_Excerpted records_:
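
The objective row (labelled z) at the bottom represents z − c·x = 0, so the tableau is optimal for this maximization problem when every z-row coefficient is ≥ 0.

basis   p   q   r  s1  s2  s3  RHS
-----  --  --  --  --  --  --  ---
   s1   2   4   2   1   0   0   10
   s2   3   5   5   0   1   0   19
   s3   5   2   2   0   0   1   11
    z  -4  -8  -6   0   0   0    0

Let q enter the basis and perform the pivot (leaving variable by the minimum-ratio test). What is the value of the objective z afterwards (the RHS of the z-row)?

20

Ratio test on column q — row 1: 10/4 = 5/2; row 2: 19/5 = 19/5; row 3: 11/2 = 11/2. Minimum is 5/2 at row 1 (s1 leaves); pivot element 4.
Pivot on row 1; the z-row RHS becomes 0 − (-8)·(5/2) = 20.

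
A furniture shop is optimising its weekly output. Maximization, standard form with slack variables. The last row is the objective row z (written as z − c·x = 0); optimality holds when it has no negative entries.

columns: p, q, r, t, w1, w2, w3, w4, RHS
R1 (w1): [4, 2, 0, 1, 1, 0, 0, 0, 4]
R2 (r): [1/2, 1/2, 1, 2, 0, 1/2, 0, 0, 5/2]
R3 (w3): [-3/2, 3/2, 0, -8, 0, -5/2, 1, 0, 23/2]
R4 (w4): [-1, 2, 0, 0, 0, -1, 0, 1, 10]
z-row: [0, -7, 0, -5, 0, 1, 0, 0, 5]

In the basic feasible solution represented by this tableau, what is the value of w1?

4

w1 is basic (row 1); its value is the RHS of that row, 4.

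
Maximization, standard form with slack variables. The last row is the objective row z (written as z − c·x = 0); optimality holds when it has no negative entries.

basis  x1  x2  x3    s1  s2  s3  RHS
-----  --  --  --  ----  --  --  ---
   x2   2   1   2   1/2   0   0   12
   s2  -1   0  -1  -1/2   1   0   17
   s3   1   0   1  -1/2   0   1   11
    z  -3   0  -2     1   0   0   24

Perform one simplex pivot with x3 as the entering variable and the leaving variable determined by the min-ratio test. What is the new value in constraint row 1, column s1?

1/4

Ratio test on column x3 — row 1: 12/2 = 6; row 2: entry -1 ≤ 0; row 3: 11/1 = 11. Minimum is 6 at row 1 (x2 leaves); pivot element 2.
Divide row 1 by 2; eliminate column x3 from the other rows.
In the new row 1, the s1 entry is the old entry divided by the pivot: (1/2)/2 = 1/4.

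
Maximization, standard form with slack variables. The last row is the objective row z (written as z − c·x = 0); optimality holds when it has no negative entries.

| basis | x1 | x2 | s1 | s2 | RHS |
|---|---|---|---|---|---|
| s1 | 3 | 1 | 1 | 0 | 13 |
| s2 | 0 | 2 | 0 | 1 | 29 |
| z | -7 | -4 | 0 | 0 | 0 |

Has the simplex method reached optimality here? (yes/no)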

_What the exercise asks_:
Repeat every line of the listing, word for word.

_Result_:
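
The objective row (labelled z) at the bottom represents z − c·x = 0, so the tableau is optimal for this maximization problem when every z-row coefficient is ≥ 0.

basis   p   q   r  s1  s2  s3  RHS
-----  --  --  --  --  --  --  ---
   s1   2   4   2   1   0   0   10
   s2   3   5   5   0   1   0   19
   s3   5   2   2   0   0   1   11
    z  -4  -8  -6   0   0   0    0

Let q enter the basis and perform the pivot (leaving variable by the minimum-ratio test). What is the value of the objective z afterwards (the RHS of the z-row)?

20

Ratio test on column q — row 1: 10/4 = 5/2; row 2: 19/5 = 19/5; row 3: 11/2 = 11/2. Minimum is 5/2 at row 1 (s1 leaves); pivot element 4.
Pivot on row 1; the z-row RHS becomes 0 − (-8)·(5/2) = 20.

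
A furniture shop is optimising its weekly output. Maximization, standard form with slack variables. The last row is the objective row z (written as z − c·x = 0); optimality holds when it has no negative entries.

columns: p, q, r, t, w1, w2, w3, w4, RHS
R1 (w1): [4, 2, 0, 1, 1, 0, 0, 0, 4]
R2 (r): [1/2, 1/2, 1, 2, 0, 1/2, 0, 0, 5/2]
R3 (w3): [-3/2, 3/2, 0, -8, 0, -5/2, 1, 0, 23/2]
R4 (w4): [-1, 2, 0, 0, 0, -1, 0, 1, 10]
z-row: [0, -7, 0, -5, 0, 1, 0, 0, 5]

In the basic feasible solution represented by this tableau, what is the value of w1?

4

w1 is basic (row 1); its value is the RHS of that row, 4.

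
Maximization, standard form with slack variables. The last row is the objective row z (written as z − c·x = 0); optimality holds when it has no negative entries.

basis  x1  x2  x3    s1  s2  s3  RHS
-----  --  --  --  ----  --  --  ---
   x2   2   1   2   1/2   0   0   12
   s2  -1   0  -1  -1/2   1   0   17
   s3   1   0   1  -1/2   0   1   11
    z  -3   0  -2     1   0   0   24

Perform one simplex pivot with x3 as the entering variable and the leaving variable determined by the min-ratio test. What is the new value in constraint row 1, column s1?

1/4

Ratio test on column x3 — row 1: 12/2 = 6; row 2: entry -1 ≤ 0; row 3: 11/1 = 11. Minimum is 6 at row 1 (x2 leaves); pivot element 2.
Divide row 1 by 2; eliminate column x3 from the other rows.
In the new row 1, the s1 entry is the old entry divided by the pivot: (1/2)/2 = 1/4.

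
Maximization, standard form with slack variables. The last row is the objective row z (written as z − c·x = 0); optimality holds when it has no negative entries.

| basis | x1 | x2 | s1 | s2 | RHS |
|---|---|---|---|---|---|
| s1 | 3 | 1 | 1 | 0 | 13 |
| s2 | 0 | 2 | 0 | 1 | 29 |
| z | -7 | -4 | 0 | 0 | 0 |

Has the simplex method reached optimality here? (yes/no)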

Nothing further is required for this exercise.